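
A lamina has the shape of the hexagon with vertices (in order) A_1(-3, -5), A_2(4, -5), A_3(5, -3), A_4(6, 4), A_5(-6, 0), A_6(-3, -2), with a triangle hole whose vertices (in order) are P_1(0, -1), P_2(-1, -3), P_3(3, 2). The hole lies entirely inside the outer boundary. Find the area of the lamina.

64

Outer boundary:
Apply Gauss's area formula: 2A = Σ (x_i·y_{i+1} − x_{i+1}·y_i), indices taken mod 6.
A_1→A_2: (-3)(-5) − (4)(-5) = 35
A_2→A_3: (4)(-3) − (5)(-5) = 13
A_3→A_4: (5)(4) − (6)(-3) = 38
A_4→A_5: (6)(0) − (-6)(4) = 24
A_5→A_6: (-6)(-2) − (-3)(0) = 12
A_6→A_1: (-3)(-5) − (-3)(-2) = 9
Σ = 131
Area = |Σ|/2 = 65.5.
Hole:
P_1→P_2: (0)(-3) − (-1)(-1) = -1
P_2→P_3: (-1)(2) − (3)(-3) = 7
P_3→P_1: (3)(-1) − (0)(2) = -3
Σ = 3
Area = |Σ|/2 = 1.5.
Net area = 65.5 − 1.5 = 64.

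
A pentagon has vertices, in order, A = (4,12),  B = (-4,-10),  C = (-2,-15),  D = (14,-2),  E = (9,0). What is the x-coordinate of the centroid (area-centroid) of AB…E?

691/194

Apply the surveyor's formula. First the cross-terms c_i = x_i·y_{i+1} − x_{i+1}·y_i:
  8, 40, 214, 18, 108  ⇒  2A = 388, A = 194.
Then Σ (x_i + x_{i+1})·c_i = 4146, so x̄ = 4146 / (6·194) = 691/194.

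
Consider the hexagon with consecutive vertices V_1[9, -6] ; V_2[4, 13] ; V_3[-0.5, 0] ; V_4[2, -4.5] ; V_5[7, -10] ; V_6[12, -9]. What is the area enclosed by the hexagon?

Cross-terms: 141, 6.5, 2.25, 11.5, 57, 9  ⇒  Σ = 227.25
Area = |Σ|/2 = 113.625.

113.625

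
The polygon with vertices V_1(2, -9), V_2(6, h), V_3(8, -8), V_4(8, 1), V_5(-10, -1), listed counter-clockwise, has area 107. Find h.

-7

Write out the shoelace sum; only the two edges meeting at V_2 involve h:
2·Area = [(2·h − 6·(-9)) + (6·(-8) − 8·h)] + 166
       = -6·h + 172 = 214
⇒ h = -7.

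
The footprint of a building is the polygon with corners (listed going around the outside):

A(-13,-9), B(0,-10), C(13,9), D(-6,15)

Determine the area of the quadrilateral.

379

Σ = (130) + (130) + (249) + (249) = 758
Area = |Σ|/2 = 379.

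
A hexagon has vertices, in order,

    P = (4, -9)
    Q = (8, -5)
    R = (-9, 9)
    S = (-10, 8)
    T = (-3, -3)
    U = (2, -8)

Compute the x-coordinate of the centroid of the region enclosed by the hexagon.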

==============================

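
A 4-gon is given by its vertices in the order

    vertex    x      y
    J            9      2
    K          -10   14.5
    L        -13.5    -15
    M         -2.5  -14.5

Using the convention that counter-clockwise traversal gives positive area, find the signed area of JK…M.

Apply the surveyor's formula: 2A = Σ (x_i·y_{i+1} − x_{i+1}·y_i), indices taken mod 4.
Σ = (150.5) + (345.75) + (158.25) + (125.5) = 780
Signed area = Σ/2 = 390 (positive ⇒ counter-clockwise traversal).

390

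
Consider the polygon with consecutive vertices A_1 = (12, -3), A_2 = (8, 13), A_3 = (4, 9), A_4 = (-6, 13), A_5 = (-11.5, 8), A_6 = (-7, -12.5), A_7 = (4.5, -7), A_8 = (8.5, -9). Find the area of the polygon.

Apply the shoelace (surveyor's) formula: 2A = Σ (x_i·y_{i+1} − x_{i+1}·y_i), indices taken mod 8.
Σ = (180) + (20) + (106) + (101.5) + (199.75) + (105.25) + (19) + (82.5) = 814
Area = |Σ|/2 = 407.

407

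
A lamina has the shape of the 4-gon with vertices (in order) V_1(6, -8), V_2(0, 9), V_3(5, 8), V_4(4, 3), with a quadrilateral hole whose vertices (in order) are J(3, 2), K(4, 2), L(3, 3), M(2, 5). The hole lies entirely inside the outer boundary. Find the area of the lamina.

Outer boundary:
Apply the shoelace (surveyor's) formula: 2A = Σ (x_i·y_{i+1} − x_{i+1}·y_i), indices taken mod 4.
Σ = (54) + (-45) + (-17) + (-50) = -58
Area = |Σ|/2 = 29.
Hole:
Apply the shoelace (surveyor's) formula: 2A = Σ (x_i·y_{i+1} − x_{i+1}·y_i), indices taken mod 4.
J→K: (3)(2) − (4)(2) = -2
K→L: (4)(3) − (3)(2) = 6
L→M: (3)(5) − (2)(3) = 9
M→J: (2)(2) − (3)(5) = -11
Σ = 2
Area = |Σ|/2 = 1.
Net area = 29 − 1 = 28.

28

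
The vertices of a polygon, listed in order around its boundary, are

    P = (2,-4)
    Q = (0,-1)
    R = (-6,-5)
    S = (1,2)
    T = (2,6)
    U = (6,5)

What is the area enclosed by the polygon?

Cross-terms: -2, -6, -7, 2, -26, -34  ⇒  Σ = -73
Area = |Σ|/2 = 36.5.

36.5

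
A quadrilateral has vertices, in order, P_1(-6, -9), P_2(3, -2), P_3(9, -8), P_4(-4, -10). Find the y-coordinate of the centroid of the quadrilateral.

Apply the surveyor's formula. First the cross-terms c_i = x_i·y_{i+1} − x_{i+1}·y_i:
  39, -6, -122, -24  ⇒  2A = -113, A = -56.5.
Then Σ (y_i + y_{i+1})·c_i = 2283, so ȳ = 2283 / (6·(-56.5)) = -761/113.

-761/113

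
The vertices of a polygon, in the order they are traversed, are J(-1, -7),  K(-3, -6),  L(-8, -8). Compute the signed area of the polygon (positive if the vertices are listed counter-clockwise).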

==============================

# BRIEF
Every line in the records above that contains the word "around" should be copied out.

# RESPONSE
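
The footprint of a building is the polygon with corners (listed going around the outside):
The vertices of a polygon, listed in order around its boundary, are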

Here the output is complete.